SOURCE MATERIAL Block Start

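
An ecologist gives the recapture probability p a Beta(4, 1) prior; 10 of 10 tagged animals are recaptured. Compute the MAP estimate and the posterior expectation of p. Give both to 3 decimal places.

Posterior: Beta(4+10, 1+0) = Beta(14, 1).
Since β = 1 ≤ 1 and α > 1, the Beta density is monotone increasing on [0,1]; the mode is at 1.
Mean = 14/(14+1) = 0.933.

MAP estimate = 1.000, posterior expectation = 0.933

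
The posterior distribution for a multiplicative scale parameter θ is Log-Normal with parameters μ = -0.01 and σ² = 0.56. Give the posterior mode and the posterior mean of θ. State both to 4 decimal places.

Mode = exp(μ − σ²) = exp(-0.57) = 0.5655.
Mean = exp(μ + σ²/2) = exp(0.270) = 1.3100.
Right-skewed posterior ⇒ mode < mean.

θ_MAP = 0.5655, E[θ|data] = 1.3100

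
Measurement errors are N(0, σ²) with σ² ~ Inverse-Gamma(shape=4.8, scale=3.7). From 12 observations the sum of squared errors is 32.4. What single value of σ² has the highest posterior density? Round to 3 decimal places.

Posterior: Inverse-Gamma(shape = 4.8+12/2 = 10.8, scale = 3.7+32.4/2 = 19.9).
Mode = β/(α+1) = 19.9/11.8 = 1.686.
Mean = β/(α−1) = 19.9/9.8 = 2.031.
This is the posterior mode — the MAP estimate.

1.686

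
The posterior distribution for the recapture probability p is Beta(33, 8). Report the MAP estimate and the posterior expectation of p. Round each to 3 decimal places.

Mode = (33−1)/(33+8−2) = 32/39 = 0.821.
Mean = 33/(33+8) = 33/41 = 0.805.

MAP estimate = 0.821, posterior expectation = 0.805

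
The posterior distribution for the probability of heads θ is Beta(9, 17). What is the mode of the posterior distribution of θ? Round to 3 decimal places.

0.333

Mode = (9−1)/(9+17−2) = 8/24 = 0.333.
Mean = 9/(9+17) = 9/26 = 0.346.
This is the posterior mode — the MAP estimate.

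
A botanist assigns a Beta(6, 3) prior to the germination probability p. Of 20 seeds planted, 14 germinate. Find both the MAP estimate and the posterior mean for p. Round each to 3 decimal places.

MAP: 0.704. Posterior mean: 0.690.

Posterior: Beta(6+14, 3+6) = Beta(20, 9).
Mode = (20−1)/(20+9−2) = 19/27 = 0.704.
Mean = 20/(20+9) = 20/29 = 0.690.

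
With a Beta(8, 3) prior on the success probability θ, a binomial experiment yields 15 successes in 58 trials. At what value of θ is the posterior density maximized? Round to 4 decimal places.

0.3284

Posterior: Beta(8+15, 3+43) = Beta(23, 46).
Mode = (23−1)/(23+46−2) = 22/67 = 0.3284.
Mean = 23/(23+46) = 23/69 = 0.3333.
This is the posterior mode — the MAP estimate.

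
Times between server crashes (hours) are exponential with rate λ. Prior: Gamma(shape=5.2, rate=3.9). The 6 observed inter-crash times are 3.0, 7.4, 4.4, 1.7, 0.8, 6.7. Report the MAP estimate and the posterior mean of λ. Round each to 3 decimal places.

Σ times = 24.0. Posterior: Gamma(shape = 5.2+6 = 11.2, rate = 3.9+24.0 = 27.9).
Mode = (α−1)/β = 10.2/27.9 = 0.366.
Mean = α/β = 11.2/27.9 = 0.401.

MAP: 0.366. Posterior mean: 0.401.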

SOURCE MATERIAL Block End

GOAL OF THE EXERCISE
This exercise asks for the line with "The posterior distribution for the probability" and all lines after it through the end of the records above, retyped exactly and with nothing else.

ANSWER BOX
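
The posterior distribution for the probability of heads θ is Beta(9, 17). What is the mode of the posterior distribution of θ? Round to 3 decimal places.

0.333

Mode = (9−1)/(9+17−2) = 8/24 = 0.333.
Mean = 9/(9+17) = 9/26 = 0.346.
This is the posterior mode — the MAP estimate.

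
A botanist assigns a Beta(6, 3) prior to the germination probability p. Of 20 seeds planted, 14 germinate. Find both the MAP estimate and the posterior mean for p. Round each to 3 decimal places.

MAP: 0.704. Posterior mean: 0.690.

Posterior: Beta(6+14, 3+6) = Beta(20, 9).
Mode = (20−1)/(20+9−2) = 19/27 = 0.704.
Mean = 20/(20+9) = 20/29 = 0.690.

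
With a Beta(8, 3) prior on the success probability θ, a binomial experiment yields 15 successes in 58 trials. At what value of θ is the posterior density maximized? Round to 4 decimal places.

0.3284

Posterior: Beta(8+15, 3+43) = Beta(23, 46).
Mode = (23−1)/(23+46−2) = 22/67 = 0.3284.
Mean = 23/(23+46) = 23/69 = 0.3333.
This is the posterior mode — the MAP estimate.

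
Times between server crashes (hours) are exponential with rate λ. Prior: Gamma(shape=5.2, rate=3.9). The 6 observed inter-crash times are 3.0, 7.4, 4.4, 1.7, 0.8, 6.7. Report the MAP estimate and the posterior mean of λ. Round each to 3 decimal places.

Σ times = 24.0. Posterior: Gamma(shape = 5.2+6 = 11.2, rate = 3.9+24.0 = 27.9).
Mode = (α−1)/β = 10.2/27.9 = 0.366.
Mean = α/β = 11.2/27.9 = 0.401.

MAP: 0.366. Posterior mean: 0.401.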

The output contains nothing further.